▶ [EXERCISE DIRECTIONS]:
Write out all the data below exactly.

(Collected data entries)
_ _ _ _
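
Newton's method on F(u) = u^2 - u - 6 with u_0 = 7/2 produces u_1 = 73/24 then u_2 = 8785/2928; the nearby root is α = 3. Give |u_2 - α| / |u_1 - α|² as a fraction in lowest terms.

12/61

u_1 - α = 73/24 - 3 = 1/24, so |u_1 - α| = 1/24.
u_2 - α = 8785/2928 - 3 = 1/2928, so |u_2 - α| = 1/2928.
|u_1 - α|² = 1/576.
Ratio = (1/2928) / (1/576) = 12/61.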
_ _ _ _
▶ [RESULT BELOW]:
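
Newton's method on F(u) = u^2 - u - 6 with u_0 = 7/2 produces u_1 = 73/24 then u_2 = 8785/2928; the nearby root is α = 3. Give |u_2 - α| / |u_1 - α|² as a fraction in lowest terms.

12/61

u_1 - α = 73/24 - 3 = 1/24, so |u_1 - α| = 1/24.
u_2 - α = 8785/2928 - 3 = 1/2928, so |u_2 - α| = 1/2928.
|u_1 - α|² = 1/576.
Ratio = (1/2928) / (1/576) = 12/61.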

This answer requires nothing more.